Activity – Return, from the data below, each line that contains the word "Insurance".

Records for this task –

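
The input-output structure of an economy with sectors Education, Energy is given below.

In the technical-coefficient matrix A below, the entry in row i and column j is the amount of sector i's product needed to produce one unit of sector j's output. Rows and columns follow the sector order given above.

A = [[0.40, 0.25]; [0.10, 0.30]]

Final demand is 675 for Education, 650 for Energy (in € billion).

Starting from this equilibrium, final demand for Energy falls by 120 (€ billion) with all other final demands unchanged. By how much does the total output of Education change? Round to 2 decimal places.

Δx_1 = -75.95

I − A =
  [   0.60    -0.25]
  [  -0.10     0.70]
det(I−A) = (0.60)(0.70) − (-0.25)(-0.10) = 0.3950
adj(I−A) = [[0.70, 0.25], [0.10, 0.60]]
(I − A)⁻¹ = adj(I−A) / det(I−A) ≈
  [   1.7722     0.6329]
  [   0.2532     1.5190]
Δx = (I − A)⁻¹ Δd with Δd having -120 in the Energy component and 0 elsewhere.
So Δx_1 = L_12 · (-120), where L_12 = adj(I−A)_12 / det(I−A) = 0.25 / 0.3950.
Δx_1 = 0.25 × (-120) / 0.3950 = -30.00 / 0.3950 ≈ -75.95.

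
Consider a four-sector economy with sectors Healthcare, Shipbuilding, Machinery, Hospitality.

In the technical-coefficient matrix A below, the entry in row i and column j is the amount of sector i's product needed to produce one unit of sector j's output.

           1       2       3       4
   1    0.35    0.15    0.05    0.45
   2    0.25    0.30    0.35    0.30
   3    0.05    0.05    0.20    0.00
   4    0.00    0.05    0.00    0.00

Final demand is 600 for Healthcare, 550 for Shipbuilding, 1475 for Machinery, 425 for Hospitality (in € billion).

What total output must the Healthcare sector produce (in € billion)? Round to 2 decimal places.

I − A =
  [   0.65    -0.15    -0.05    -0.45]
  [  -0.25     0.70    -0.35    -0.30]
  [  -0.05    -0.05     0.80     0.00]
  [   0.00    -0.05     0.00     1.00]
Compute the cofactors C_ij = (−1)^(i+j)·(3×3 minor ij) of I−A; the adjugate is their transpose:
adj(I−A) = Cᵀ =
  [ 0.530500   0.140500   0.094625   0.280875]
  [ 0.217500   0.517500   0.240000   0.253125]
  [ 0.046750   0.041125   0.402125   0.033375]
  [ 0.010875   0.025875   0.012000   0.317625]
det(I−A) = Σ_j (I−A)_1j·C_1j = (0.65)(0.530500) + (-0.15)(0.217500) + (-0.05)(0.046750) + (-0.45)(0.010875) = 0.30496875
(I − A)⁻¹ = adj(I−A) / det(I−A) ≈
  [   1.7395     0.4607     0.3103     0.9210]
  [   0.7132     1.6969     0.7870     0.8300]
  [   0.1533     0.1348     1.3186     0.1094]
  [   0.0357     0.0848     0.0393     1.0415]
x = (I − A)⁻¹ d = adj(I−A)·d / det(I−A), with det(I−A) = 0.30496875:
  x_1 = (0.530500·600 + 0.140500·550 + 0.094625·1475 + 0.280875·425) / 0.30496875 = 654.51875 / 0.30496875 ≈ 2146.18
  x_2 = (0.217500·600 + 0.517500·550 + 0.240000·1475 + 0.253125·425) / 0.30496875 = 876.703125 / 0.30496875 ≈ 2874.73
  x_3 = (0.046750·600 + 0.041125·550 + 0.402125·1475 + 0.033375·425) / 0.30496875 = 657.9875 / 0.30496875 ≈ 2157.56
  x_4 = (0.010875·600 + 0.025875·550 + 0.012000·1475 + 0.317625·425) / 0.30496875 = 173.446875 / 0.30496875 ≈ 568.74

x_1 = 2146.18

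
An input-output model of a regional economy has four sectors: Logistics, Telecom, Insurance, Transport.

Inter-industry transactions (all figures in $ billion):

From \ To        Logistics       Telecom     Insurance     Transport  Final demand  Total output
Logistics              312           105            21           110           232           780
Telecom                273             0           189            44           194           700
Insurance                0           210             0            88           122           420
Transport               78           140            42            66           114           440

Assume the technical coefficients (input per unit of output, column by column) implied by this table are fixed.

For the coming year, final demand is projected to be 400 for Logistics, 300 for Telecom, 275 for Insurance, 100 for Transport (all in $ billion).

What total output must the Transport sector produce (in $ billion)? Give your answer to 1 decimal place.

x_4 = 623.7

Technical coefficients a_ij = z_ij / X_j:
  a_11 = 312/780 = 0.40, a_21 = 273/780 = 0.35, a_31 = 0/780 = 0.00, a_41 = 78/780 = 0.10
  a_12 = 105/700 = 0.15, a_22 = 0/700 = 0.00, a_32 = 210/700 = 0.30, a_42 = 140/700 = 0.20
  a_13 = 21/420 = 0.05, a_23 = 189/420 = 0.45, a_33 = 0/420 = 0.00, a_43 = 42/420 = 0.10
  a_14 = 110/440 = 0.25, a_24 = 44/440 = 0.10, a_34 = 88/440 = 0.20, a_44 = 66/440 = 0.15
I − A =
  [   0.60    -0.15    -0.05    -0.25]
  [  -0.35     1.00    -0.45    -0.10]
  [   0.00    -0.30     1.00    -0.20]
  [  -0.10    -0.20    -0.10     0.85]
Compute the cofactors C_ij = (−1)^(i+j)·(3×3 minor ij) of I−A; the adjugate is their transpose:
adj(I−A) = Cᵀ =
  [ 0.674250   0.196750   0.147875   0.256250]
  [ 0.309500   0.472000   0.248375   0.205000]
  [ 0.126250   0.172500   0.409375   0.153750]
  [ 0.167000   0.154500   0.124000   0.461250]
det(I−A) = Σ_j (I−A)_1j·C_1j = (0.60)(0.674250) + (-0.15)(0.309500) + (-0.05)(0.126250) + (-0.25)(0.167000) = 0.3100625
(I − A)⁻¹ = adj(I−A) / det(I−A) ≈
  [   2.1746     0.6345     0.4769     0.8264]
  [   0.9982     1.5223     0.8010     0.6612]
  [   0.4072     0.5563     1.3203     0.4959]
  [   0.5386     0.4983     0.3999     1.4876]
x = (I − A)⁻¹ d = adj(I−A)·d / det(I−A), with det(I−A) = 0.3100625:
  x_1 = (0.674250·400 + 0.196750·300 + 0.147875·275 + 0.256250·100) / 0.3100625 = 395.015625 / 0.3100625 ≈ 1274.0
  x_2 = (0.309500·400 + 0.472000·300 + 0.248375·275 + 0.205000·100) / 0.3100625 = 354.203125 / 0.3100625 ≈ 1142.4
  x_3 = (0.126250·400 + 0.172500·300 + 0.409375·275 + 0.153750·100) / 0.3100625 = 230.203125 / 0.3100625 ≈ 742.4
  x_4 = (0.167000·400 + 0.154500·300 + 0.124000·275 + 0.461250·100) / 0.3100625 = 193.375 / 0.3100625 ≈ 623.7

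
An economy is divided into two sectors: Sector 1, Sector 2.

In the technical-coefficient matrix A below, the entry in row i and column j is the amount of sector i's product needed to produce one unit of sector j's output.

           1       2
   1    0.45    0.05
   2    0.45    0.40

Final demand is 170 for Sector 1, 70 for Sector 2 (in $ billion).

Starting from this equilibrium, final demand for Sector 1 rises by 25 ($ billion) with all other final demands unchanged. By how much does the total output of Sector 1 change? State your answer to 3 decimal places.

I − A =
  [   0.55    -0.05]
  [  -0.45     0.60]
det(I−A) = (0.55)(0.60) − (-0.05)(-0.45) = 0.3075
adj(I−A) = [[0.60, 0.05], [0.45, 0.55]]
(I − A)⁻¹ = adj(I−A) / det(I−A) ≈
  [   1.9512     0.1626]
  [   1.4634     1.7886]
Δx = (I − A)⁻¹ Δd with Δd having +25 in the Sector 1 component and 0 elsewhere.
So Δx_1 = L_11 · (+25), where L_11 = adj(I−A)_11 / det(I−A) = 0.60 / 0.3075.
Δx_1 = 0.60 × (+25) / 0.3075 = 15.00 / 0.3075 ≈ 48.780.

Δx_1 = 48.780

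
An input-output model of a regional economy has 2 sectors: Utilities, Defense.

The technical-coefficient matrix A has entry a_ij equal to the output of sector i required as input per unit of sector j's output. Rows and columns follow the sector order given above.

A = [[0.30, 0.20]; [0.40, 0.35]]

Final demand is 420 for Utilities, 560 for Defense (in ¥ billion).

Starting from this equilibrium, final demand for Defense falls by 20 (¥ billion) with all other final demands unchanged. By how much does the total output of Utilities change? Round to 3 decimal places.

Δx_1 = -10.667

I − A =
  [   0.70    -0.20]
  [  -0.40     0.65]
det(I−A) = (0.70)(0.65) − (-0.20)(-0.40) = 0.3750
adj(I−A) = [[0.65, 0.20], [0.40, 0.70]]
(I − A)⁻¹ = adj(I−A) / det(I−A) ≈
  [   1.7333     0.5333]
  [   1.0667     1.8667]
Δx = (I − A)⁻¹ Δd with Δd having -20 in the Defense component and 0 elsewhere.
So Δx_1 = L_12 · (-20), where L_12 = adj(I−A)_12 / det(I−A) = 0.20 / 0.3750.
Δx_1 = 0.20 × (-20) / 0.3750 = -4.00 / 0.3750 ≈ -10.667.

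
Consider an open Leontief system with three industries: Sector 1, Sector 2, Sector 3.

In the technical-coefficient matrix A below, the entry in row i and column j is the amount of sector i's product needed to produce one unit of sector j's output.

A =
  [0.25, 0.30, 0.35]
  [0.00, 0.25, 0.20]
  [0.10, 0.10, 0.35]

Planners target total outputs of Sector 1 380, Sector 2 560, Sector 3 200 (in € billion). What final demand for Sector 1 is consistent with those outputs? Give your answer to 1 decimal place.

I − A =
  [   0.75    -0.30    -0.35]
  [   0.00     0.75    -0.20]
  [  -0.10    -0.10     0.65]
d = (I − A) x:
  d_1 = (+0.75)·380 + (-0.30)·560 + (-0.35)·200 = 47.0
  d_2 = (+0.00)·380 + (+0.75)·560 + (-0.20)·200 = 380.0
  d_3 = (-0.10)·380 + (-0.10)·560 + (+0.65)·200 = 36.0

d_1 = 47.0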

Answer space –
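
An input-output model of a regional economy has four sectors: Logistics, Telecom, Insurance, Transport.
From \ To        Logistics       Telecom     Insurance     Transport  Final demand  Total output
Insurance                0           210             0            88           122           420
For the coming year, final demand is projected to be 400 for Logistics, 300 for Telecom, 275 for Insurance, 100 for Transport (all in $ billion).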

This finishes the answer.